:: SOURCE RECORDS
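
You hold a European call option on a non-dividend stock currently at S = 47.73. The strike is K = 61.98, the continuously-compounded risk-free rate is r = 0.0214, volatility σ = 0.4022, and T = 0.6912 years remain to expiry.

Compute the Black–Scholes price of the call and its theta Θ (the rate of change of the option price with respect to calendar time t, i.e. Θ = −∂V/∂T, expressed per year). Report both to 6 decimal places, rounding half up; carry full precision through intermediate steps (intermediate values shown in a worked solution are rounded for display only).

σ√T = 0.4022·√0.6912 = 0.334383
d₁ = (ln(S/K) + (r+σ²/2)T) / (σ√T) = (ln(47.73/61.98) + (0.0214+0.4022²/2)·0.6912) / 0.334383 = (-0.261252 + 0.070698) / 0.334383 = -0.569868
d₂ = d₁ − σ√T = -0.569868 − 0.334383 = -0.904251
e^{−rT} = e^{−0.0214·0.6912} = 0.985317
N(d₁) = 0.284384,  N(d₂) = 0.182931
Call price V = S·N(d₁) − K·e^{−rT}·N(d₂) = 13.573632 − 11.171604 = 2.402028
φ(d₁) = (1/√(2π))·e^{−d₁²/2} = 0.339150
Θ = −S·φ(d₁)·σ/(2√T) − r·K·e^{−rT}·N(d₂) = −3.915555 − 0.239072 = -4.154627

price = 2.402028
Θ = -4.154627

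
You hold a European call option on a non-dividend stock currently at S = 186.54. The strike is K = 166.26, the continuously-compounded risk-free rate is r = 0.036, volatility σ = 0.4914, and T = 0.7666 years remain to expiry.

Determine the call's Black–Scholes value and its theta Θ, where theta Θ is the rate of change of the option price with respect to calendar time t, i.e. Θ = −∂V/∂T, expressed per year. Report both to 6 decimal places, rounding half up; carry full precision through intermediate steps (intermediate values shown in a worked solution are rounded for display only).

price = 43.651789
Θ = -21.165205

σ√T = 0.4914·√0.7666 = 0.430249
d₁ = (ln(S/K) + (r+σ²/2)T) / (σ√T) = (ln(186.54/166.26) + (0.036+0.4914²/2)·0.7666) / 0.430249 = (0.115093 + 0.120155) / 0.430249 = 0.546771
d₂ = d₁ − σ√T = 0.546771 − 0.430249 = 0.116522
e^{−rT} = e^{−0.036·0.7666} = 0.972780
N(d₁) = 0.707732,  N(d₂) = 0.546381
Call price V = S·N(d₁) − K·e^{−rT}·N(d₂) = 132.020310 − 88.368520 = 43.651789
φ(d₁) = (1/√(2π))·e^{−d₁²/2} = 0.343552
Θ = −S·φ(d₁)·σ/(2√T) − r·K·e^{−rT}·N(d₂) = −17.983939 − 3.181267 = -21.165205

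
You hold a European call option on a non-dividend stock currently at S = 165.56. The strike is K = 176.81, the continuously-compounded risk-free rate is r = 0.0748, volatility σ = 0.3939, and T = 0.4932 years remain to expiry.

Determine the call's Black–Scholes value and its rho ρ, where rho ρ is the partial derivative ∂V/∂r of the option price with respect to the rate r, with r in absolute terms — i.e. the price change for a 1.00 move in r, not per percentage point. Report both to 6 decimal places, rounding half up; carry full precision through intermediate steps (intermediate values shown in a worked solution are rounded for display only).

σ√T = 0.3939·√0.4932 = 0.276629
d₁ = (ln(S/K) + (r+σ²/2)T) / (σ√T) = (ln(165.56/176.81) + (0.0748+0.3939²/2)·0.4932) / 0.276629 = (-0.065742 + 0.075153) / 0.276629 = 0.034021
d₂ = d₁ − σ√T = 0.034021 − 0.276629 = -0.242608
e^{−rT} = e^{−0.0748·0.4932} = 0.963781
N(d₁) = 0.513570,  N(d₂) = 0.404154
Call price V = S·N(d₁) − K·e^{−rT}·N(d₂) = 85.026590 − 68.870378 = 16.156213
ρ = K·T·e^{−rT}·N(d₂) = 33.966870

price = 16.156213
ρ = 33.966870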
::::
■ WHAT TO DO
All of the data should be retyped exactly.

■ SOLUTION TO THE PROBLEM
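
You hold a European call option on a non-dividend stock currently at S = 47.73. The strike is K = 61.98, the continuously-compounded risk-free rate is r = 0.0214, volatility σ = 0.4022, and T = 0.6912 years remain to expiry.

Compute the Black–Scholes price of the call and its theta Θ (the rate of change of the option price with respect to calendar time t, i.e. Θ = −∂V/∂T, expressed per year). Report both to 6 decimal places, rounding half up; carry full precision through intermediate steps (intermediate values shown in a worked solution are rounded for display only).

σ√T = 0.4022·√0.6912 = 0.334383
d₁ = (ln(S/K) + (r+σ²/2)T) / (σ√T) = (ln(47.73/61.98) + (0.0214+0.4022²/2)·0.6912) / 0.334383 = (-0.261252 + 0.070698) / 0.334383 = -0.569868
d₂ = d₁ − σ√T = -0.569868 − 0.334383 = -0.904251
e^{−rT} = e^{−0.0214·0.6912} = 0.985317
N(d₁) = 0.284384,  N(d₂) = 0.182931
Call price V = S·N(d₁) − K·e^{−rT}·N(d₂) = 13.573632 − 11.171604 = 2.402028
φ(d₁) = (1/√(2π))·e^{−d₁²/2} = 0.339150
Θ = −S·φ(d₁)·σ/(2√T) − r·K·e^{−rT}·N(d₂) = −3.915555 − 0.239072 = -4.154627

price = 2.402028
Θ = -4.154627

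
You hold a European call option on a non-dividend stock currently at S = 186.54. The strike is K = 166.26, the continuously-compounded risk-free rate is r = 0.036, volatility σ = 0.4914, and T = 0.7666 years remain to expiry.

Determine the call's Black–Scholes value and its theta Θ, where theta Θ is the rate of change of the option price with respect to calendar time t, i.e. Θ = −∂V/∂T, expressed per year. Report both to 6 decimal places, rounding half up; carry full precision through intermediate steps (intermediate values shown in a worked solution are rounded for display only).

price = 43.651789
Θ = -21.165205

σ√T = 0.4914·√0.7666 = 0.430249
d₁ = (ln(S/K) + (r+σ²/2)T) / (σ√T) = (ln(186.54/166.26) + (0.036+0.4914²/2)·0.7666) / 0.430249 = (0.115093 + 0.120155) / 0.430249 = 0.546771
d₂ = d₁ − σ√T = 0.546771 − 0.430249 = 0.116522
e^{−rT} = e^{−0.036·0.7666} = 0.972780
N(d₁) = 0.707732,  N(d₂) = 0.546381
Call price V = S·N(d₁) − K·e^{−rT}·N(d₂) = 132.020310 − 88.368520 = 43.651789
φ(d₁) = (1/√(2π))·e^{−d₁²/2} = 0.343552
Θ = −S·φ(d₁)·σ/(2√T) − r·K·e^{−rT}·N(d₂) = −17.983939 − 3.181267 = -21.165205

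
You hold a European call option on a non-dividend stock currently at S = 165.56. The strike is K = 176.81, the continuously-compounded risk-free rate is r = 0.0748, volatility σ = 0.3939, and T = 0.4932 years remain to expiry.

Determine the call's Black–Scholes value and its rho ρ, where rho ρ is the partial derivative ∂V/∂r of the option price with respect to the rate r, with r in absolute terms — i.e. the price change for a 1.00 move in r, not per percentage point. Report both to 6 decimal places, rounding half up; carry full precision through intermediate steps (intermediate values shown in a worked solution are rounded for display only).

σ√T = 0.3939·√0.4932 = 0.276629
d₁ = (ln(S/K) + (r+σ²/2)T) / (σ√T) = (ln(165.56/176.81) + (0.0748+0.3939²/2)·0.4932) / 0.276629 = (-0.065742 + 0.075153) / 0.276629 = 0.034021
d₂ = d₁ − σ√T = 0.034021 − 0.276629 = -0.242608
e^{−rT} = e^{−0.0748·0.4932} = 0.963781
N(d₁) = 0.513570,  N(d₂) = 0.404154
Call price V = S·N(d₁) − K·e^{−rT}·N(d₂) = 85.026590 − 68.870378 = 16.156213
ρ = K·T·e^{−rT}·N(d₂) = 33.966870

price = 16.156213
ρ = 33.966870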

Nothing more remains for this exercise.